*** Material provided
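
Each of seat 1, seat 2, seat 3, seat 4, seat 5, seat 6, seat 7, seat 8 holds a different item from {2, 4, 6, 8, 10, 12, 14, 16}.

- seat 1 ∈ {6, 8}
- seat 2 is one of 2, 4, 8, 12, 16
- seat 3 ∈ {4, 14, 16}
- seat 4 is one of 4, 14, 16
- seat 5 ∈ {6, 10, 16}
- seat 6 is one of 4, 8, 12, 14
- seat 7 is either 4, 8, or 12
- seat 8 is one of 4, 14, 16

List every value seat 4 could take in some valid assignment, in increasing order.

4, 14, 16

The 8 variables draw from only 8 values {2, 4, 6, 8, 10, 12, 14, 16}, so each is used; only seat 2 can be 2, hence seat 2 = 2.
The 7 still-open variables together cover exactly {4, 6, 8, 10, 12, 14, 16} — 7 values for 7 variables — and 10 appears only in seat 5's list, so seat 5 = 10.
The 6 still-open variables draw from only 6 values {4, 6, 8, 12, 14, 16}, so each is used; only seat 1 can be 6, hence seat 1 = 6.
seat 3, seat 4, seat 8 share exactly the 3 values {4, 14, 16}; by pigeonhole those values go to them, so strike 4, 14, 16 from seat 6, seat 7.
No further eliminations apply; seat 4 can still be any of 4, 14, 16.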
******
Task statement:
Repeat the entries exactly as they appear.

Solution to the problem:
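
Each of seat 1, seat 2, seat 3, seat 4, seat 5, seat 6, seat 7, seat 8 holds a different item from {2, 4, 6, 8, 10, 12, 14, 16}.

- seat 1 ∈ {6, 8}
- seat 2 is one of 2, 4, 8, 12, 16
- seat 3 ∈ {4, 14, 16}
- seat 4 is one of 4, 14, 16
- seat 5 ∈ {6, 10, 16}
- seat 6 is one of 4, 8, 12, 14
- seat 7 is either 4, 8, or 12
- seat 8 is one of 4, 14, 16

List every value seat 4 could take in some valid assignment, in increasing order.

4, 14, 16

The 8 variables draw from only 8 values {2, 4, 6, 8, 10, 12, 14, 16}, so each is used; only seat 2 can be 2, hence seat 2 = 2.
The 7 still-open variables together cover exactly {4, 6, 8, 10, 12, 14, 16} — 7 values for 7 variables — and 10 appears only in seat 5's list, so seat 5 = 10.
The 6 still-open variables draw from only 6 values {4, 6, 8, 12, 14, 16}, so each is used; only seat 1 can be 6, hence seat 1 = 6.
seat 3, seat 4, seat 8 share exactly the 3 values {4, 14, 16}; by pigeonhole those values go to them, so strike 4, 14, 16 from seat 6, seat 7.
No further eliminations apply; seat 4 can still be any of 4, 14, 16.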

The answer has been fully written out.